## Exercise instructions
If a line of the records holds the word "firmus", copy it out.

## Data shown
════════════════════

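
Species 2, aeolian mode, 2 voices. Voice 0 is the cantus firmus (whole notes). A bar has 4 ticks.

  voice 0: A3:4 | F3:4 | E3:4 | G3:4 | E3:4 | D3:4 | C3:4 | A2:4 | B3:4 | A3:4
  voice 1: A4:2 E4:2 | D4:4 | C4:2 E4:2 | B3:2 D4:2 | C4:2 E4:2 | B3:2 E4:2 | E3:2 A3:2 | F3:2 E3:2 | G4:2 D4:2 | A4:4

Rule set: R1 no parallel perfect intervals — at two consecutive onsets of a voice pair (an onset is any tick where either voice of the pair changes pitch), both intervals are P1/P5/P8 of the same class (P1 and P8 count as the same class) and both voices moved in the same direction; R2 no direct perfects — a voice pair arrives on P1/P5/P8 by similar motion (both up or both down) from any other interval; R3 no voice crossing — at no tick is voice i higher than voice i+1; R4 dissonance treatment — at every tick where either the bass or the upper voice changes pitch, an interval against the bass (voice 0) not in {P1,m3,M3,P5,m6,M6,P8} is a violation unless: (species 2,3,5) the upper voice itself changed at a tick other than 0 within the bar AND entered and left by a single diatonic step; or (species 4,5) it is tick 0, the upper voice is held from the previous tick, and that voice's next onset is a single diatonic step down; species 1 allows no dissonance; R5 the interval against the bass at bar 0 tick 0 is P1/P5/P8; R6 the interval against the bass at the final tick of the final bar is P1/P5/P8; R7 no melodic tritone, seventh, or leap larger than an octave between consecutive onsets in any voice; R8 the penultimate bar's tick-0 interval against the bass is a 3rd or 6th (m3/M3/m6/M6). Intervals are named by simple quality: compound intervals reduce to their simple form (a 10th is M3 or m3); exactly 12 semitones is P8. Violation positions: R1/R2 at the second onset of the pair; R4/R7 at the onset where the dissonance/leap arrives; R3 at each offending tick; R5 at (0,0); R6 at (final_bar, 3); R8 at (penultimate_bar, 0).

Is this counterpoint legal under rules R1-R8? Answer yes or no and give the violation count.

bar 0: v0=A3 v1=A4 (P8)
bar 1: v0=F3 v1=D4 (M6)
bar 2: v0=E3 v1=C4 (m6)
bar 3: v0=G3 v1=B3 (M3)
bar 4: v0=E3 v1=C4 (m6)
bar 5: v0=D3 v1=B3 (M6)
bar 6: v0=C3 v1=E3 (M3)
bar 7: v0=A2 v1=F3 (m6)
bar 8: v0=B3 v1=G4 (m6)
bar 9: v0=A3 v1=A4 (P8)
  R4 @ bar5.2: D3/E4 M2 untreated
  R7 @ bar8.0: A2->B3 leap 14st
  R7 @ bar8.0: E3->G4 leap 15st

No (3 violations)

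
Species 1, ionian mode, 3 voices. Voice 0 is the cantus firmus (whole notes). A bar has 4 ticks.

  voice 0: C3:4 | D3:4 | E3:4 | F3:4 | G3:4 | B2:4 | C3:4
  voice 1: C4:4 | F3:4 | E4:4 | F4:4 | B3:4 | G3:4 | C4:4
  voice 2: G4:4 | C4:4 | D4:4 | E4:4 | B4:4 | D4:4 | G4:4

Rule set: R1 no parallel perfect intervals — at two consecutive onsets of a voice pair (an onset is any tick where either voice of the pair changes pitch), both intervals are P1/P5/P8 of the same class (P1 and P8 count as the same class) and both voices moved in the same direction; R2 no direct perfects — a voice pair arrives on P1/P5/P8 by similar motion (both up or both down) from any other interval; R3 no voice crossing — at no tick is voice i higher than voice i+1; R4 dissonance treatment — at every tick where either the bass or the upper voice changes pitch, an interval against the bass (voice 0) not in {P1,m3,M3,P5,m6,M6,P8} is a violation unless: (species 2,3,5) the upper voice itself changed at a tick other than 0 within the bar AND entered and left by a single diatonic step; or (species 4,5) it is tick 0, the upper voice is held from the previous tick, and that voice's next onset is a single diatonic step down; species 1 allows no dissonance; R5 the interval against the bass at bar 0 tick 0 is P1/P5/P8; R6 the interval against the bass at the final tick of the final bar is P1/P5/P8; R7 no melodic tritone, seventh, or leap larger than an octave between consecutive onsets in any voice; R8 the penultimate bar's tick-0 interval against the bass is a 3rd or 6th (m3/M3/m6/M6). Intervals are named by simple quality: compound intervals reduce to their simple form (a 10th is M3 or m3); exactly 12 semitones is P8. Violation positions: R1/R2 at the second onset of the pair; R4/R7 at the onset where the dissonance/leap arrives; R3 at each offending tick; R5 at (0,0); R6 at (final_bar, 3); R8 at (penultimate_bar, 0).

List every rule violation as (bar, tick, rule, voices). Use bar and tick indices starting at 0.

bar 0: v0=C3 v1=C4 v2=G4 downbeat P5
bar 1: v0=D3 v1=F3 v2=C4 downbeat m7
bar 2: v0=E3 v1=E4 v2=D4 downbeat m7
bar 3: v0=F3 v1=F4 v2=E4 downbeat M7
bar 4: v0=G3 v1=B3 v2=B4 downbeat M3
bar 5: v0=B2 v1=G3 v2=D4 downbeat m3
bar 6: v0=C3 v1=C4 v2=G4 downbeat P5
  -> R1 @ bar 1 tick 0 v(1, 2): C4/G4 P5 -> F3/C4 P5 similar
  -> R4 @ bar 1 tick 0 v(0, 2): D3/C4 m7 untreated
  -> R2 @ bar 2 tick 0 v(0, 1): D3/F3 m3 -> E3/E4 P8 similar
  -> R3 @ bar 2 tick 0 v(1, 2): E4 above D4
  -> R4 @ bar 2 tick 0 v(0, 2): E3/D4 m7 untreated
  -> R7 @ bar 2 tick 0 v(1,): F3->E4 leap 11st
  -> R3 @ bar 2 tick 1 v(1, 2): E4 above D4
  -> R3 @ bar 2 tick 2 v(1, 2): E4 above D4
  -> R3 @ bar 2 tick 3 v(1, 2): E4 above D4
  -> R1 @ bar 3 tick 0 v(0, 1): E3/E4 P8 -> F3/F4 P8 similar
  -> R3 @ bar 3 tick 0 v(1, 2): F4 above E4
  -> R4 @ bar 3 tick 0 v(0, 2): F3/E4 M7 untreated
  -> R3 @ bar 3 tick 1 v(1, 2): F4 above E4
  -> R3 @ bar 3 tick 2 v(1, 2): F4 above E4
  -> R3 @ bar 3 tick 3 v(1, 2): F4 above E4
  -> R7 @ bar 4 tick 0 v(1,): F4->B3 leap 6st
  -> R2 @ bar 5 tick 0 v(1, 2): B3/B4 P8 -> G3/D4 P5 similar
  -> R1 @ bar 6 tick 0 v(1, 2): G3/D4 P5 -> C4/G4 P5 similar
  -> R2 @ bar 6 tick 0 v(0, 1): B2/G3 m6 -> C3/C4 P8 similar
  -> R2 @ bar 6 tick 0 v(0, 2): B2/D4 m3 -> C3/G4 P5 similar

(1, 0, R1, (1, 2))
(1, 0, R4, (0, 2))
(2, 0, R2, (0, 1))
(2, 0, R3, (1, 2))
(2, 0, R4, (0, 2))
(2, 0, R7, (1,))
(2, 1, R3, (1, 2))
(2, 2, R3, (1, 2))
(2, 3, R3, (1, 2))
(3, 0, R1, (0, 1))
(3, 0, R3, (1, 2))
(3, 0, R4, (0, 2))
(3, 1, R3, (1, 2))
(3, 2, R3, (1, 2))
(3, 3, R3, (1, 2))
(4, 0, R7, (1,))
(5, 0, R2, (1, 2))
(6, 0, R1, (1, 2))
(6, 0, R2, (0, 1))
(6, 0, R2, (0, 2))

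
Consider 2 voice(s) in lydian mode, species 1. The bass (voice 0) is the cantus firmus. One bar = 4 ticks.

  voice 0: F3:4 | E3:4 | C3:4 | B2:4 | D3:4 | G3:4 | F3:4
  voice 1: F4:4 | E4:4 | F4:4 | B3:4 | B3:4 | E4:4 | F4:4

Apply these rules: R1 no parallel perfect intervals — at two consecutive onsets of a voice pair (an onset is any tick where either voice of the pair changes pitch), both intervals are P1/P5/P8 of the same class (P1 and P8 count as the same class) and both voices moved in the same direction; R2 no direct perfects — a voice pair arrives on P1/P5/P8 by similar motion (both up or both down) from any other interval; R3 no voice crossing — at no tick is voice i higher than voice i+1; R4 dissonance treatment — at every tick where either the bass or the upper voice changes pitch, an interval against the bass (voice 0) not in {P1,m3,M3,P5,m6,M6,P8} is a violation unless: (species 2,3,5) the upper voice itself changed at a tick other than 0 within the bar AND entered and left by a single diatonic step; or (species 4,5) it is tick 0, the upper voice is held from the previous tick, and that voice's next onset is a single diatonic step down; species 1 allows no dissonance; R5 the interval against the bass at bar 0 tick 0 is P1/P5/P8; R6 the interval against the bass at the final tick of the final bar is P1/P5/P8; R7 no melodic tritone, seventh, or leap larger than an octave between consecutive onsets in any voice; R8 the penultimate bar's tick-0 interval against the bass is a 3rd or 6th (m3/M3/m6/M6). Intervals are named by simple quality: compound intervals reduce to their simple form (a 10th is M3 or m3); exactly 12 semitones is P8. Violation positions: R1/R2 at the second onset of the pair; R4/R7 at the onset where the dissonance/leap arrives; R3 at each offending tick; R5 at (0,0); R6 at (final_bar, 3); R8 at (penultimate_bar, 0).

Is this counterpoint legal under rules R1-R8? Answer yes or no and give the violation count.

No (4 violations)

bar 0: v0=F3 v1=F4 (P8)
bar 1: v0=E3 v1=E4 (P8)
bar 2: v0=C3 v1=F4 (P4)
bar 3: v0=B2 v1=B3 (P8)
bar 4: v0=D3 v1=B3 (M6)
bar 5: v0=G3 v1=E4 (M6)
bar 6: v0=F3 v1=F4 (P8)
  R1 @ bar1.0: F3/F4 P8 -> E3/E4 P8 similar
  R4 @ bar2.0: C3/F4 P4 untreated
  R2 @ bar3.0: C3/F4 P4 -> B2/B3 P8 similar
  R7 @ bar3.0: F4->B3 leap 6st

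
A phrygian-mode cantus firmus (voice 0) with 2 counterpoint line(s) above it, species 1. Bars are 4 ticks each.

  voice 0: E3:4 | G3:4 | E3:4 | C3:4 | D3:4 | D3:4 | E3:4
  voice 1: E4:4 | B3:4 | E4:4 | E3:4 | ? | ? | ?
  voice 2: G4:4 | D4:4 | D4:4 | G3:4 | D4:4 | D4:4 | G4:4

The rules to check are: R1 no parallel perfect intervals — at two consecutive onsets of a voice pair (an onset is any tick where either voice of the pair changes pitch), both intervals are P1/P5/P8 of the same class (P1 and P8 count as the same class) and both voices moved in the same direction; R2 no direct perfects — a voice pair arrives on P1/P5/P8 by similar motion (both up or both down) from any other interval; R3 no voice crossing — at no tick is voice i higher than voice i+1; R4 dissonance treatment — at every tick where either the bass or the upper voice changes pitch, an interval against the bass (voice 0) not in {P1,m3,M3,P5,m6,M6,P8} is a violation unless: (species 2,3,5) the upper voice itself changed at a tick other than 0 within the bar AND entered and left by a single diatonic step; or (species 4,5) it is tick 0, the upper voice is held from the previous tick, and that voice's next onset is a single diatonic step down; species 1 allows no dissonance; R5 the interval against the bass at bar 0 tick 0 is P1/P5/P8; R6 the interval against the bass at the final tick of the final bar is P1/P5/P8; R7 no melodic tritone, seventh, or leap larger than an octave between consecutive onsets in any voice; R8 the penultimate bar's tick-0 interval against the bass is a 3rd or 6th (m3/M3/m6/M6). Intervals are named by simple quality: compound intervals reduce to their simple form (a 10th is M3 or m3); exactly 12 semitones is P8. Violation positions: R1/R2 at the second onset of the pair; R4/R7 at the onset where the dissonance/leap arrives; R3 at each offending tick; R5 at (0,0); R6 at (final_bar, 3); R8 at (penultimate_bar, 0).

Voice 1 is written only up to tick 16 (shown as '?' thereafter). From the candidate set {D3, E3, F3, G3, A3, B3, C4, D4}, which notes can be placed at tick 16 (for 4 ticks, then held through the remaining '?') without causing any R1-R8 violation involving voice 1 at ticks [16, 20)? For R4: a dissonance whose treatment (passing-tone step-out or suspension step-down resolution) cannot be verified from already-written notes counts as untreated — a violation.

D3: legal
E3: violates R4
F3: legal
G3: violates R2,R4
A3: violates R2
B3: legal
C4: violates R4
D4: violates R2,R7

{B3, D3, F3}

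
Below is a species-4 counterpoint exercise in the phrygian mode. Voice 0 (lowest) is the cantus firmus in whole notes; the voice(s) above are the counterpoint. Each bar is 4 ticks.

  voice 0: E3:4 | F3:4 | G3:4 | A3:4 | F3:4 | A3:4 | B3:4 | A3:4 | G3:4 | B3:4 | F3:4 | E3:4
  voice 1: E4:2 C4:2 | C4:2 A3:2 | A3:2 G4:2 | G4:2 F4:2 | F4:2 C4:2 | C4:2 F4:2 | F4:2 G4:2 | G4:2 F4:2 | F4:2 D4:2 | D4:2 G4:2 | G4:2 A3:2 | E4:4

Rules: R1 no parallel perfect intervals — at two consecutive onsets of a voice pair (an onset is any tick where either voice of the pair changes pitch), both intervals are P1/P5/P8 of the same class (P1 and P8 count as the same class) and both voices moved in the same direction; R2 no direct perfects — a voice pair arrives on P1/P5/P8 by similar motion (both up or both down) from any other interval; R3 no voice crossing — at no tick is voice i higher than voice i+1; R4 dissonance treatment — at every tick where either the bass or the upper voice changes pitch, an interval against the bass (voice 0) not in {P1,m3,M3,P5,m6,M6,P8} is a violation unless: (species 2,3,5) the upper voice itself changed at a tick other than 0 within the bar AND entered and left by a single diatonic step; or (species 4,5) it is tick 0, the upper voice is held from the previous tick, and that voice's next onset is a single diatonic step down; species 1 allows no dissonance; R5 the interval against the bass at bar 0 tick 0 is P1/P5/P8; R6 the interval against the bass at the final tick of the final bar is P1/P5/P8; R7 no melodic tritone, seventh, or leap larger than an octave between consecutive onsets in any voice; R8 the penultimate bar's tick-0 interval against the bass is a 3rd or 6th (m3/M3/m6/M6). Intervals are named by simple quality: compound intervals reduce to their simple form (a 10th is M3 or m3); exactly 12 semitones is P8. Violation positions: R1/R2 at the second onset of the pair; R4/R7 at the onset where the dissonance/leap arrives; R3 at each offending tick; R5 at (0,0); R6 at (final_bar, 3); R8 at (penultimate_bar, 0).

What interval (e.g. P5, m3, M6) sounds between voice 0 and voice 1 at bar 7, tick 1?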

════════════════════

## Answer below
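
Species 2, aeolian mode, 2 voices. Voice 0 is the cantus firmus (whole notes). A bar has 4 ticks.
Species 1, ionian mode, 3 voices. Voice 0 is the cantus firmus (whole notes). A bar has 4 ticks.
Consider 2 voice(s) in lydian mode, species 1. The bass (voice 0) is the cantus firmus. One bar = 4 ticks.
A phrygian-mode cantus firmus (voice 0) with 2 counterpoint line(s) above it, species 1. Bars are 4 ticks each.
Below is a species-4 counterpoint exercise in the phrygian mode. Voice 0 (lowest) is the cantus firmus in whole notes; the voice(s) above are the counterpoint. Each bar is 4 ticks.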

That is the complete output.